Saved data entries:
┌──

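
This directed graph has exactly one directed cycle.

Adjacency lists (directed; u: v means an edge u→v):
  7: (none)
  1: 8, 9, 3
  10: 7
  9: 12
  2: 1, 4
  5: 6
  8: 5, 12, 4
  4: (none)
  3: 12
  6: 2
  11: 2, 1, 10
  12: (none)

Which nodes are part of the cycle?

DFS with gray/black marking from 1:
1 gray
  8 gray
    5 gray
      6 gray
        2 gray
          2→1: 1 is gray → back edge
Back edge closes the cycle 1 → 8 → 5 → 6 → 2 → 1; its vertices are {1, 2, 5, 6, 8}.

1, 2, 5, 6, 8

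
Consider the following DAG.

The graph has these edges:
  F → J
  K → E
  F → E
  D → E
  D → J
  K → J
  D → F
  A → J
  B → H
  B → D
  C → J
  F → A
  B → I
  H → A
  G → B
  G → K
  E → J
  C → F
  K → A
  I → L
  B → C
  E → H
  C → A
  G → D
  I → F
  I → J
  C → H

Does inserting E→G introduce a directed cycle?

Adding E→G creates a cycle iff G can already reach E.
Path from G: G → D → E.
So G → … → E → G is a cycle.

Yes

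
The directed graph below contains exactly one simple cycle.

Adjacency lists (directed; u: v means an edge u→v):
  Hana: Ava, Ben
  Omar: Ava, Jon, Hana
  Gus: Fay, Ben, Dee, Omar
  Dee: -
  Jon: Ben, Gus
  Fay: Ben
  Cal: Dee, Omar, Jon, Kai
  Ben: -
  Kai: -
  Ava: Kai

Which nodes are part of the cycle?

DFS with gray/black marking from Jon:
Jon gray
  Ben gray
  Ben black
  Gus gray
    Fay gray
      Fay→Ben: Ben black — skip
    Fay black
    Gus→Ben: Ben black — skip
    Dee gray
    Dee black
    Omar gray
      Ava gray
        Kai gray
        Kai black
      Ava black
      Omar→Jon: Jon is gray → back edge
Back edge closes the cycle Jon → Gus → Omar → Jon; its vertices are {Gus, Jon, Omar}.

Gus, Jon, Omar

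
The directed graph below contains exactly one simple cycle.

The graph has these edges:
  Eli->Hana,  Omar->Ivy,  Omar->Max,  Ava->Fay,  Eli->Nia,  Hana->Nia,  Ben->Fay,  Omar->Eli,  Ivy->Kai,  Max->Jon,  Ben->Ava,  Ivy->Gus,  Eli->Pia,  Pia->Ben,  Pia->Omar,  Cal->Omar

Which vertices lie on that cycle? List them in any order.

DFS with gray/black marking from Omar:
Omar gray
  Ivy gray
    Kai gray
    Kai black
    Gus gray
    Gus black
  Ivy black
  Eli gray
    Nia gray
    Nia black
    Hana gray
      Hana→Nia: Nia black — skip
    Hana black
    Pia gray
      Pia→Omar: Omar is gray → back edge
Back edge closes the cycle Omar → Eli → Pia → Omar; its vertices are {Eli, Pia, Omar}.

Eli, Pia, Omar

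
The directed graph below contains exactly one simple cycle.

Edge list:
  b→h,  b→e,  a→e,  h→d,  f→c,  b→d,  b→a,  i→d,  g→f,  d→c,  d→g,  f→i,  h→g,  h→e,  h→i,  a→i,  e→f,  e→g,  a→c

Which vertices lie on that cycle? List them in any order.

DFS with gray/black marking from g:
g gray
  f gray
    i gray
      d gray
        d→g: g is gray → back edge
Back edge closes the cycle g → f → i → d → g; its vertices are {d, f, g, i}.

d, f, g, i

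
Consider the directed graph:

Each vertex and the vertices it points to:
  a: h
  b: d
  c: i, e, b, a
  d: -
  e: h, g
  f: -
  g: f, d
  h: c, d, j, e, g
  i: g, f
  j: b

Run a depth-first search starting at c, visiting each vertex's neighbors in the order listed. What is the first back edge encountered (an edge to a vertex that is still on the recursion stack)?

h→c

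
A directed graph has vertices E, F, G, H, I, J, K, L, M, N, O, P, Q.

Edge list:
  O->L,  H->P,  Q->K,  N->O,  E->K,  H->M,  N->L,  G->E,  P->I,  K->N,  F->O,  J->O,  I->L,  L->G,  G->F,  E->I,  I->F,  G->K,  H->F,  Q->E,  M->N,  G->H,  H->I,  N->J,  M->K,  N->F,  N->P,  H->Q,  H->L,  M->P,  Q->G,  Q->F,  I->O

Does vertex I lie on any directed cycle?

I is on a cycle iff I can reach itself via ≥1 edge.
I → L → G → E → I — yes.

Yes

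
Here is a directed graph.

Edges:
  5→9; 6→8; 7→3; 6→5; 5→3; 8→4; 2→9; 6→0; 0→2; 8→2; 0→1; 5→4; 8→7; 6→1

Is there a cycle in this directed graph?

DFS with white/gray/black marking, starting from 0:
0 gray
  1 gray
  1 black
  2 gray
    9 gray
    9 black
  2 black
0 black
3 gray
3 black
4 gray
4 black
5 gray
  5→9: 9 black — skip
  5→4: 4 black — skip
  5→3: 3 black — skip
5 black
6 gray
  6→1: 1 black — skip
  6→0: 0 black — skip
  6→5: 5 black — skip
  8 gray
    8→4: 4 black — skip
    7 gray
      7→3: 3 black — skip
    7 black
    8→2: 2 black — skip
  8 black
6 black
Every edge goes to a white or black vertex — no back edge, so the graph is acyclic.

No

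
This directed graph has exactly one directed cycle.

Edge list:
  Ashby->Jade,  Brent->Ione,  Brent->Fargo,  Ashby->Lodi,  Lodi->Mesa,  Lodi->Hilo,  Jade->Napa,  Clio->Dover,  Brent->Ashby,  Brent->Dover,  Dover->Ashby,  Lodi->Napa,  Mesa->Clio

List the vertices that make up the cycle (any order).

Clio, Lodi, Mesa, Ashby, Dover

DFS with gray/black marking from Ashby:
Ashby gray
  Lodi gray
    Napa gray
    Napa black
    Mesa gray
      Clio gray
        Dover gray
          Dover→Ashby: Ashby is gray → back edge
Back edge closes the cycle Ashby → Lodi → Mesa → Clio → Dover → Ashby; its vertices are {Clio, Lodi, Mesa, Ashby, Dover}.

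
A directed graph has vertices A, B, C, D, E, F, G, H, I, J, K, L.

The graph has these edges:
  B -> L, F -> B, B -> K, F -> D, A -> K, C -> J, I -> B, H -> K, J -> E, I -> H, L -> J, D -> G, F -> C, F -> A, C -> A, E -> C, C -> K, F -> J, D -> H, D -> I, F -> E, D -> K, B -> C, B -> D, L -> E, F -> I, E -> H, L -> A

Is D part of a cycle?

Yes

D is on a cycle iff D can reach itself via ≥1 edge.
D → I → B → D — yes.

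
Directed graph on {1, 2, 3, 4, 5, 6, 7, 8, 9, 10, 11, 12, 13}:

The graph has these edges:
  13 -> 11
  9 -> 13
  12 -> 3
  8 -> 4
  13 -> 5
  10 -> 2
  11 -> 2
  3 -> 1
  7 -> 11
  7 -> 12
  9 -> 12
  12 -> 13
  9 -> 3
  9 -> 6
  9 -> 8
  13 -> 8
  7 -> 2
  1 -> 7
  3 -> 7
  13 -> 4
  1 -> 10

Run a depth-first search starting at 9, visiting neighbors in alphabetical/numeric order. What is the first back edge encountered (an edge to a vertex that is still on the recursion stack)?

12->3

DFS from 9 (visiting neighbors in alphabetical/numeric order); mark gray on enter, black on exit:
9 gray
  3 gray
    1 gray
      7 gray
        2 gray
        2 black
        11 gray
          11→2: 2 black — skip
        11 black
        12 gray
          12→3: 3 is gray → back edge
First back edge: 12 → 3.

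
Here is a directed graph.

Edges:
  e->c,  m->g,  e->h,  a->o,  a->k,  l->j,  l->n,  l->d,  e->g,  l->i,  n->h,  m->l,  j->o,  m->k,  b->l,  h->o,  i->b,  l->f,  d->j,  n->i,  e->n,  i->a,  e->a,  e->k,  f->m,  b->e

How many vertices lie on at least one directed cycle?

7

A vertex is on a directed cycle iff it belongs to a strongly connected component of size ≥ 2 (or has a self-loop).
The vertices on cycles are {b, e, f, i, l, m, n} — 7 in total.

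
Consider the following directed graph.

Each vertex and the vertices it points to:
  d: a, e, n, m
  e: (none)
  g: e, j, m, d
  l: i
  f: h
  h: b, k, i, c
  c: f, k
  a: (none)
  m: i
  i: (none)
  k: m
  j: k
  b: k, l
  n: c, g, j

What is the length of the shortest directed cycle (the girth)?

3

For each vertex v, BFS finds the shortest path from v back to v.
The shortest such closed walk is n → g → d → n, length 3.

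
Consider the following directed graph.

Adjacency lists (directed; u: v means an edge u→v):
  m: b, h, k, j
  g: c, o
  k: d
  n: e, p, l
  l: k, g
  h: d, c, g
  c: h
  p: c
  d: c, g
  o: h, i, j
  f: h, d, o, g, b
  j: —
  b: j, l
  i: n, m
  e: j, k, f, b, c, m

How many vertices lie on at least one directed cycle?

A vertex is on a directed cycle iff it belongs to a strongly connected component of size ≥ 2 (or has a self-loop).
The vertices on cycles are {b, c, d, e, f, g, h, i, k, l, m, n, o, p} — 14 in total.

14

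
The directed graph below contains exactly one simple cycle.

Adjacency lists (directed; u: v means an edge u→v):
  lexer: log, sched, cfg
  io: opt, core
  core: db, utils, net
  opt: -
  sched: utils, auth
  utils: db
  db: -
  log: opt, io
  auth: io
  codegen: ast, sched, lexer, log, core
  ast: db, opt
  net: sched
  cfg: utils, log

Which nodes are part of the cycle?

DFS with gray/black marking from core:
core gray
  db gray
  db black
  utils gray
    utils→db: db black — skip
  utils black
  net gray
    sched gray
      sched→utils: utils black — skip
      auth gray
        io gray
          opt gray
          opt black
          io→core: core is gray → back edge
Back edge closes the cycle core → net → sched → auth → io → core; its vertices are {io, net, auth, core, sched}.

io, net, auth, core, sched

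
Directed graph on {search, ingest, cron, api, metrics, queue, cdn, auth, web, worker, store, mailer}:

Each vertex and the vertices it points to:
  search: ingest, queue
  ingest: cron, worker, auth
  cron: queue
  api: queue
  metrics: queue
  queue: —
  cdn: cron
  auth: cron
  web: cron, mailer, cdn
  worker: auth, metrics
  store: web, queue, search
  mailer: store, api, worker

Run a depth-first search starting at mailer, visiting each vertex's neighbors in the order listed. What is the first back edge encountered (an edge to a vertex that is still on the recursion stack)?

DFS from mailer (visiting each vertex's neighbors in the order listed); mark gray on enter, black on exit:
mailer gray
  store gray
    web gray
      cron gray
        queue gray
        queue black
      cron black
      web→mailer: mailer is gray → back edge
First back edge: web → mailer.

web→mailer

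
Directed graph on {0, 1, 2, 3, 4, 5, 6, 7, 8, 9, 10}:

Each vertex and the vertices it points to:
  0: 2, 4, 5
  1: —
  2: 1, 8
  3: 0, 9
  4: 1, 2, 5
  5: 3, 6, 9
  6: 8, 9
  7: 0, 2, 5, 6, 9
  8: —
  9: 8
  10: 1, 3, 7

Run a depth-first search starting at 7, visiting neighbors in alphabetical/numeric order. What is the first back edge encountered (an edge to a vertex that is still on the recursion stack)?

DFS from 7 (visiting neighbors in alphabetical/numeric order); mark gray on enter, black on exit:
7 gray
  0 gray
    2 gray
      1 gray
      1 black
      8 gray
      8 black
    2 black
    4 gray
      4→1: 1 black — skip
      4→2: 2 black — skip
      5 gray
        3 gray
          3→0: 0 is gray → back edge
First back edge: 3 → 0.

3→0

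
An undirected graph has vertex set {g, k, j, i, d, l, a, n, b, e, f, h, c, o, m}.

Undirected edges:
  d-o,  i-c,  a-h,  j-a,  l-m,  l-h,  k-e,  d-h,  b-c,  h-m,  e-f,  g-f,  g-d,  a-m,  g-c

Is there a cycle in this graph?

Yes

DFS, tracking each vertex's parent; an edge to a visited non-parent vertex closes a cycle.
Start from m:
visit m (parent –)
  visit l (parent m)
    l–m: parent, skip
    visit h (parent l)
      h–m: m visited and ≠ parent → cycle
Cycle: m – l – h – m.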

└──

Directions >>
Whenever the word "worker" appears in a line above, copy that line.

Answer space >>
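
Directed graph on {search, ingest, cron, api, metrics, queue, cdn, auth, web, worker, store, mailer}:
  ingest: cron, worker, auth
  worker: auth, metrics
  mailer: store, api, worker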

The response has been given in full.